*** Dataset entries ***

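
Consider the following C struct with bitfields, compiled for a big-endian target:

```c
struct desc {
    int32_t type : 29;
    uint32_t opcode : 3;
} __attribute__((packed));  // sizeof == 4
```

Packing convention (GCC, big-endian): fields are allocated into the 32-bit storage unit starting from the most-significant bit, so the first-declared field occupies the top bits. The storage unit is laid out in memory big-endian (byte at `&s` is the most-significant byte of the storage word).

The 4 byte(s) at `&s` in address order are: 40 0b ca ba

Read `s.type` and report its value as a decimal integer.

134314327

[0]=0x40 [1]=0x0b [2]=0xca [3]=0xba (big-endian) → word 0x400bcaba
type:29 @ bit 3 → (0x400bcaba>>3)&0x1fffffff = 0x8017957  ←
opcode:3 @ bit 0 → (0x400bcaba>>0)&0x7 = 0x2
type signed 29b, MSB=0: value = 134314327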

*** End of Dataset entries ***

Could you retype every record above exactly as it appears?

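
Consider the following C struct with bitfields, compiled for a big-endian target:

```c
struct desc {
    int32_t type : 29;
    uint32_t opcode : 3;
} __attribute__((packed));  // sizeof == 4
```

Packing convention (GCC, big-endian): fields are allocated into the 32-bit storage unit starting from the most-significant bit, so the first-declared field occupies the top bits. The storage unit is laid out in memory big-endian (byte at `&s` is the most-significant byte of the storage word).

The 4 byte(s) at `&s` in address order are: 40 0b ca ba

Read `s.type` and report its value as a decimal integer.

134314327

[0]=0x40 [1]=0x0b [2]=0xca [3]=0xba (big-endian) → word 0x400bcaba
type:29 @ bit 3 → (0x400bcaba>>3)&0x1fffffff = 0x8017957  ←
opcode:3 @ bit 0 → (0x400bcaba>>0)&0x7 = 0x2
type signed 29b, MSB=0: value = 134314327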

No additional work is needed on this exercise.